Taking the line with "Now N[2] (0-indexed) changes from 62 to 3." as the first and the last line of the entries as the final one, copy that span exactly.

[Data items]
═══

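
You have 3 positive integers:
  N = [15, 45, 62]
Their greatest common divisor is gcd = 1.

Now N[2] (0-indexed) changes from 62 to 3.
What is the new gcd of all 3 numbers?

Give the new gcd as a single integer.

Numbers: [15, 45, 62], gcd = 1
Change: index 2, 62 -> 3
gcd of the OTHER numbers (without index 2): gcd([15, 45]) = 15
New gcd = gcd(g_others, new_val) = gcd(15, 3) = 3

Answer: 3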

═══

- **YOUR SOLUTION**:
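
Now N[2] (0-indexed) changes from 62 to 3.
What is the new gcd of all 3 numbers?

Give the new gcd as a single integer.

Numbers: [15, 45, 62], gcd = 1
Change: index 2, 62 -> 3
gcd of the OTHER numbers (without index 2): gcd([15, 45]) = 15
New gcd = gcd(g_others, new_val) = gcd(15, 3) = 3

Answer: 3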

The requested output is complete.